* _DIRECTIONS_
Given the entries below, please return each one exactly.

::: MATERIAL PROVIDED :::

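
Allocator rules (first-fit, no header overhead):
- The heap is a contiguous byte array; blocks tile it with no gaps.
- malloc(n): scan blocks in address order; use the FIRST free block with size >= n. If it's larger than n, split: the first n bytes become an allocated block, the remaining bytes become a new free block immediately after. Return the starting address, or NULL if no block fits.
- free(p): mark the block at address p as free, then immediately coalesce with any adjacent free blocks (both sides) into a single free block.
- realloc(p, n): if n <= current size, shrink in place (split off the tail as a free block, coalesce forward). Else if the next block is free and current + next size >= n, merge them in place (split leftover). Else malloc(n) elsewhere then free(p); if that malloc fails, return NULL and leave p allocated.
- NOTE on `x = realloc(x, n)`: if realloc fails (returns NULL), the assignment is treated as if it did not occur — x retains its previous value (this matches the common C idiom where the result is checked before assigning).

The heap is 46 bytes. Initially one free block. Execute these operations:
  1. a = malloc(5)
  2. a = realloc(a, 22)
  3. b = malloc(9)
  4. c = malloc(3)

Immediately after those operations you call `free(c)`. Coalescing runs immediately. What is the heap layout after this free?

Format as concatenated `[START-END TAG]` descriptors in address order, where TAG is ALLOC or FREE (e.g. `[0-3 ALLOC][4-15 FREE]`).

Answer: [0-21 ALLOC][22-30 ALLOC][31-45 FREE]

Derivation:
Op 1: a = malloc(5) -> a = 0; heap: [0-4 ALLOC][5-45 FREE]
Op 2: a = realloc(a, 22) -> a = 0; heap: [0-21 ALLOC][22-45 FREE]
Op 3: b = malloc(9) -> b = 22; heap: [0-21 ALLOC][22-30 ALLOC][31-45 FREE]
Op 4: c = malloc(3) -> c = 31; heap: [0-21 ALLOC][22-30 ALLOC][31-33 ALLOC][34-45 FREE]
free(c): c = 31 -> block [31-33 ALLOC]; mark free, coalesce with adjacent free neighbors -> [0-21 ALLOC][22-30 ALLOC][31-45 FREE]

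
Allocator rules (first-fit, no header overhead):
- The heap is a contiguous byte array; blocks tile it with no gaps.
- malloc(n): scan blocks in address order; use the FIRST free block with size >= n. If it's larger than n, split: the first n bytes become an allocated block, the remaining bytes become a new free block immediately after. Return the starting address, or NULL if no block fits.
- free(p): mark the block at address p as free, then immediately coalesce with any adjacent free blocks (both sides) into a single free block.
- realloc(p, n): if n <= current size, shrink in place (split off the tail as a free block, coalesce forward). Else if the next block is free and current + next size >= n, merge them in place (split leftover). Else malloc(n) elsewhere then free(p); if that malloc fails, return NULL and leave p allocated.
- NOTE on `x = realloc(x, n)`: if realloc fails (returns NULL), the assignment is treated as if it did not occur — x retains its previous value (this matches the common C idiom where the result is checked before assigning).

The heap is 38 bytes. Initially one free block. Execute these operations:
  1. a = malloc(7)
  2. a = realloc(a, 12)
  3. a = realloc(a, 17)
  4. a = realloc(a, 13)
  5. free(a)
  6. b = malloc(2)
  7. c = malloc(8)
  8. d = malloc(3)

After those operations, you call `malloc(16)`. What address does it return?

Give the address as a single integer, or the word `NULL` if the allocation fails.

Op 1: a = malloc(7) -> a = 0; heap: [0-6 ALLOC][7-37 FREE]
Op 2: a = realloc(a, 12) -> a = 0; heap: [0-11 ALLOC][12-37 FREE]
Op 3: a = realloc(a, 17) -> a = 0; heap: [0-16 ALLOC][17-37 FREE]
Op 4: a = realloc(a, 13) -> a = 0; heap: [0-12 ALLOC][13-37 FREE]
Op 5: free(a) -> (freed a); heap: [0-37 FREE]
Op 6: b = malloc(2) -> b = 0; heap: [0-1 ALLOC][2-37 FREE]
Op 7: c = malloc(8) -> c = 2; heap: [0-1 ALLOC][2-9 ALLOC][10-37 FREE]
Op 8: d = malloc(3) -> d = 10; heap: [0-1 ALLOC][2-9 ALLOC][10-12 ALLOC][13-37 FREE]
malloc(16): first-fit scan over [0-1 ALLOC][2-9 ALLOC][10-12 ALLOC][13-37 FREE] -> 13

Answer: 13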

:::

* _WRITTEN RESPONSE_
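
Allocator rules (first-fit, no header overhead):
- The heap is a contiguous byte array; blocks tile it with no gaps.
- malloc(n): scan blocks in address order; use the FIRST free block with size >= n. If it's larger than n, split: the first n bytes become an allocated block, the remaining bytes become a new free block immediately after. Return the starting address, or NULL if no block fits.
- free(p): mark the block at address p as free, then immediately coalesce with any adjacent free blocks (both sides) into a single free block.
- realloc(p, n): if n <= current size, shrink in place (split off the tail as a free block, coalesce forward). Else if the next block is free and current + next size >= n, merge them in place (split leftover). Else malloc(n) elsewhere then free(p); if that malloc fails, return NULL and leave p allocated.
- NOTE on `x = realloc(x, n)`: if realloc fails (returns NULL), the assignment is treated as if it did not occur — x retains its previous value (this matches the common C idiom where the result is checked before assigning).

The heap is 46 bytes. Initially one free block. Execute these operations:
  1. a = malloc(5)
  2. a = realloc(a, 22)
  3. b = malloc(9)
  4. c = malloc(3)

Immediately after those operations you call `free(c)`. Coalescing runs immediately. What is the heap layout after this free?

Format as concatenated `[START-END TAG]` descriptors in address order, where TAG is ALLOC or FREE (e.g. `[0-3 ALLOC][4-15 FREE]`).

Answer: [0-21 ALLOC][22-30 ALLOC][31-45 FREE]

Derivation:
Op 1: a = malloc(5) -> a = 0; heap: [0-4 ALLOC][5-45 FREE]
Op 2: a = realloc(a, 22) -> a = 0; heap: [0-21 ALLOC][22-45 FREE]
Op 3: b = malloc(9) -> b = 22; heap: [0-21 ALLOC][22-30 ALLOC][31-45 FREE]
Op 4: c = malloc(3) -> c = 31; heap: [0-21 ALLOC][22-30 ALLOC][31-33 ALLOC][34-45 FREE]
free(c): c = 31 -> block [31-33 ALLOC]; mark free, coalesce with adjacent free neighbors -> [0-21 ALLOC][22-30 ALLOC][31-45 FREE]

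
Allocator rules (first-fit, no header overhead):
- The heap is a contiguous byte array; blocks tile it with no gaps.
- malloc(n): scan blocks in address order; use the FIRST free block with size >= n. If it's larger than n, split: the first n bytes become an allocated block, the remaining bytes become a new free block immediately after. Return the starting address, or NULL if no block fits.
- free(p): mark the block at address p as free, then immediately coalesce with any adjacent free blocks (both sides) into a single free block.
- realloc(p, n): if n <= current size, shrink in place (split off the tail as a free block, coalesce forward). Else if the next block is free and current + next size >= n, merge them in place (split leftover). Else malloc(n) elsewhere then free(p); if that malloc fails, return NULL and leave p allocated.
- NOTE on `x = realloc(x, n)`: if realloc fails (returns NULL), the assignment is treated as if it did not occur — x retains its previous value (this matches the common C idiom where the result is checked before assigning).

The heap is 38 bytes. Initially one free block. Execute these operations:
  1. a = malloc(7)
  2. a = realloc(a, 12)
  3. a = realloc(a, 17)
  4. a = realloc(a, 13)
  5. free(a)
  6. b = malloc(2)
  7. c = malloc(8)
  8. d = malloc(3)

After those operations, you call `malloc(16)`. What address does it return?

Give the address as a single integer, or the word `NULL` if the allocation fails.

Op 1: a = malloc(7) -> a = 0; heap: [0-6 ALLOC][7-37 FREE]
Op 2: a = realloc(a, 12) -> a = 0; heap: [0-11 ALLOC][12-37 FREE]
Op 3: a = realloc(a, 17) -> a = 0; heap: [0-16 ALLOC][17-37 FREE]
Op 4: a = realloc(a, 13) -> a = 0; heap: [0-12 ALLOC][13-37 FREE]
Op 5: free(a) -> (freed a); heap: [0-37 FREE]
Op 6: b = malloc(2) -> b = 0; heap: [0-1 ALLOC][2-37 FREE]
Op 7: c = malloc(8) -> c = 2; heap: [0-1 ALLOC][2-9 ALLOC][10-37 FREE]
Op 8: d = malloc(3) -> d = 10; heap: [0-1 ALLOC][2-9 ALLOC][10-12 ALLOC][13-37 FREE]
malloc(16): first-fit scan over [0-1 ALLOC][2-9 ALLOC][10-12 ALLOC][13-37 FREE] -> 13

Answer: 13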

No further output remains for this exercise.